[Start of Attachment]
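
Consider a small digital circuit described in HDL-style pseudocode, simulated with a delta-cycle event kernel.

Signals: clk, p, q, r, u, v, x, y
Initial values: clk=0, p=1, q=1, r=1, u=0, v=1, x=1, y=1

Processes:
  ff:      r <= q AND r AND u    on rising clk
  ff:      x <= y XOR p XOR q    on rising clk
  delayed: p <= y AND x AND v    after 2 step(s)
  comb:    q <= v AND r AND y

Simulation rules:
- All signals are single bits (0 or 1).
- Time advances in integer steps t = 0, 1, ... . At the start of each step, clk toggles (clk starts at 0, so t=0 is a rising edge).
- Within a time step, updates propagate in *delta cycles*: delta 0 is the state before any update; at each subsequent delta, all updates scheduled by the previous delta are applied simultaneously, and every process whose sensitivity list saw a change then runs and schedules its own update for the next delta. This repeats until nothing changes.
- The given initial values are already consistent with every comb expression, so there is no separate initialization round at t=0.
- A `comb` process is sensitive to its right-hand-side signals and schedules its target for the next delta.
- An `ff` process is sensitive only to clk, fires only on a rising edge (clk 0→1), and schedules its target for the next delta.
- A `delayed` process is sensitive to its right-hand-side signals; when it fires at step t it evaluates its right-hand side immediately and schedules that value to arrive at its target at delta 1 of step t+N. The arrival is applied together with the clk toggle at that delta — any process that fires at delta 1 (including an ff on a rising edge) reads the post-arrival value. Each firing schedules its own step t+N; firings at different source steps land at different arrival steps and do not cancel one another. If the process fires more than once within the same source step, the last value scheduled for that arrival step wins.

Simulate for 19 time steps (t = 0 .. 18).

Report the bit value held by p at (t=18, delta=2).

1

t=0 Δ0: q=1 v=1 x=1 p=1 y=1 clk=0 r=1 u=0
  Δ1: clk:0→1
  Δ2: r:1→0
  Δ3: q:1→0
  (3Δ to stable)
t=1 Δ0: q=0 v=1 x=1 p=1 y=1 clk=1 r=0 u=0
  Δ1: clk:1→0
  (1Δ to stable)
t=2 Δ0: q=0 v=1 x=1 p=1 y=1 clk=0 r=0 u=0
  Δ1: clk:0→1
  Δ2: x:1→0
  (2Δ to stable)
t=3 Δ0: q=0 v=1 x=0 p=1 y=1 clk=1 r=0 u=0
  Δ1: clk:1→0
  (1Δ to stable)
t=4 Δ0: q=0 v=1 x=0 p=1 y=1 clk=0 r=0 u=0
  Δ1: p:1→0, clk:0→1
  Δ2: x:0→1
  (2Δ to stable)
t=5 Δ0: q=0 v=1 x=1 p=0 y=1 clk=1 r=0 u=0
  Δ1: clk:1→0
  (1Δ to stable)
t=6 Δ0: q=0 v=1 x=1 p=0 y=1 clk=0 r=0 u=0
  Δ1: p:0→1, clk:0→1
  Δ2: x:1→0
  (2Δ to stable)
t=7 Δ0: q=0 v=1 x=0 p=1 y=1 clk=1 r=0 u=0
  Δ1: clk:1→0
  (1Δ to stable)
t=8 Δ0: q=0 v=1 x=0 p=1 y=1 clk=0 r=0 u=0
  Δ1: p:1→0, clk:0→1
  Δ2: x:0→1
  (2Δ to stable)
t=9 Δ0: q=0 v=1 x=1 p=0 y=1 clk=1 r=0 u=0
  Δ1: clk:1→0
  (1Δ to stable)
t=10 Δ0: q=0 v=1 x=1 p=0 y=1 clk=0 r=0 u=0
  Δ1: p:0→1, clk:0→1
  Δ2: x:1→0
  (2Δ to stable)
t=11 Δ0: q=0 v=1 x=0 p=1 y=1 clk=1 r=0 u=0
  Δ1: clk:1→0
  (1Δ to stable)
t=12 Δ0: q=0 v=1 x=0 p=1 y=1 clk=0 r=0 u=0
  Δ1: p:1→0, clk:0→1
  Δ2: x:0→1
  (2Δ to stable)
t=13 Δ0: q=0 v=1 x=1 p=0 y=1 clk=1 r=0 u=0
  Δ1: clk:1→0
  (1Δ to stable)
t=14 Δ0: q=0 v=1 x=1 p=0 y=1 clk=0 r=0 u=0
  Δ1: p:0→1, clk:0→1
  Δ2: x:1→0
  (2Δ to stable)
t=15 Δ0: q=0 v=1 x=0 p=1 y=1 clk=1 r=0 u=0
  Δ1: clk:1→0
  (1Δ to stable)
t=16 Δ0: q=0 v=1 x=0 p=1 y=1 clk=0 r=0 u=0
  Δ1: p:1→0, clk:0→1
  Δ2: x:0→1
  (2Δ to stable)
t=17 Δ0: q=0 v=1 x=1 p=0 y=1 clk=1 r=0 u=0
  Δ1: clk:1→0
  (1Δ to stable)
t=18 Δ0: q=0 v=1 x=1 p=0 y=1 clk=0 r=0 u=0
  Δ1: p:0→1, clk:0→1
  Δ2: x:1→0
  (2Δ to stable)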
[End of Attachment]
# [Task requirements]
Type out every record above once more, exactly.

# [Exercise output]
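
Consider a small digital circuit described in HDL-style pseudocode, simulated with a delta-cycle event kernel.

Signals: clk, p, q, r, u, v, x, y
Initial values: clk=0, p=1, q=1, r=1, u=0, v=1, x=1, y=1

Processes:
  ff:      r <= q AND r AND u    on rising clk
  ff:      x <= y XOR p XOR q    on rising clk
  delayed: p <= y AND x AND v    after 2 step(s)
  comb:    q <= v AND r AND y

Simulation rules:
- All signals are single bits (0 or 1).
- Time advances in integer steps t = 0, 1, ... . At the start of each step, clk toggles (clk starts at 0, so t=0 is a rising edge).
- Within a time step, updates propagate in *delta cycles*: delta 0 is the state before any update; at each subsequent delta, all updates scheduled by the previous delta are applied simultaneously, and every process whose sensitivity list saw a change then runs and schedules its own update for the next delta. This repeats until nothing changes.
- The given initial values are already consistent with every comb expression, so there is no separate initialization round at t=0.
- A `comb` process is sensitive to its right-hand-side signals and schedules its target for the next delta.
- An `ff` process is sensitive only to clk, fires only on a rising edge (clk 0→1), and schedules its target for the next delta.
- A `delayed` process is sensitive to its right-hand-side signals; when it fires at step t it evaluates its right-hand side immediately and schedules that value to arrive at its target at delta 1 of step t+N. The arrival is applied together with the clk toggle at that delta — any process that fires at delta 1 (including an ff on a rising edge) reads the post-arrival value. Each firing schedules its own step t+N; firings at different source steps land at different arrival steps and do not cancel one another. If the process fires more than once within the same source step, the last value scheduled for that arrival step wins.

Simulate for 19 time steps (t = 0 .. 18).

Report the bit value held by p at (t=18, delta=2).

1

t=0 Δ0: q=1 v=1 x=1 p=1 y=1 clk=0 r=1 u=0
  Δ1: clk:0→1
  Δ2: r:1→0
  Δ3: q:1→0
  (3Δ to stable)
t=1 Δ0: q=0 v=1 x=1 p=1 y=1 clk=1 r=0 u=0
  Δ1: clk:1→0
  (1Δ to stable)
t=2 Δ0: q=0 v=1 x=1 p=1 y=1 clk=0 r=0 u=0
  Δ1: clk:0→1
  Δ2: x:1→0
  (2Δ to stable)
t=3 Δ0: q=0 v=1 x=0 p=1 y=1 clk=1 r=0 u=0
  Δ1: clk:1→0
  (1Δ to stable)
t=4 Δ0: q=0 v=1 x=0 p=1 y=1 clk=0 r=0 u=0
  Δ1: p:1→0, clk:0→1
  Δ2: x:0→1
  (2Δ to stable)
t=5 Δ0: q=0 v=1 x=1 p=0 y=1 clk=1 r=0 u=0
  Δ1: clk:1→0
  (1Δ to stable)
t=6 Δ0: q=0 v=1 x=1 p=0 y=1 clk=0 r=0 u=0
  Δ1: p:0→1, clk:0→1
  Δ2: x:1→0
  (2Δ to stable)
t=7 Δ0: q=0 v=1 x=0 p=1 y=1 clk=1 r=0 u=0
  Δ1: clk:1→0
  (1Δ to stable)
t=8 Δ0: q=0 v=1 x=0 p=1 y=1 clk=0 r=0 u=0
  Δ1: p:1→0, clk:0→1
  Δ2: x:0→1
  (2Δ to stable)
t=9 Δ0: q=0 v=1 x=1 p=0 y=1 clk=1 r=0 u=0
  Δ1: clk:1→0
  (1Δ to stable)
t=10 Δ0: q=0 v=1 x=1 p=0 y=1 clk=0 r=0 u=0
  Δ1: p:0→1, clk:0→1
  Δ2: x:1→0
  (2Δ to stable)
t=11 Δ0: q=0 v=1 x=0 p=1 y=1 clk=1 r=0 u=0
  Δ1: clk:1→0
  (1Δ to stable)
t=12 Δ0: q=0 v=1 x=0 p=1 y=1 clk=0 r=0 u=0
  Δ1: p:1→0, clk:0→1
  Δ2: x:0→1
  (2Δ to stable)
t=13 Δ0: q=0 v=1 x=1 p=0 y=1 clk=1 r=0 u=0
  Δ1: clk:1→0
  (1Δ to stable)
t=14 Δ0: q=0 v=1 x=1 p=0 y=1 clk=0 r=0 u=0
  Δ1: p:0→1, clk:0→1
  Δ2: x:1→0
  (2Δ to stable)
t=15 Δ0: q=0 v=1 x=0 p=1 y=1 clk=1 r=0 u=0
  Δ1: clk:1→0
  (1Δ to stable)
t=16 Δ0: q=0 v=1 x=0 p=1 y=1 clk=0 r=0 u=0
  Δ1: p:1→0, clk:0→1
  Δ2: x:0→1
  (2Δ to stable)
t=17 Δ0: q=0 v=1 x=1 p=0 y=1 clk=1 r=0 u=0
  Δ1: clk:1→0
  (1Δ to stable)
t=18 Δ0: q=0 v=1 x=1 p=0 y=1 clk=0 r=0 u=0
  Δ1: p:0→1, clk:0→1
  Δ2: x:1→0
  (2Δ to stable)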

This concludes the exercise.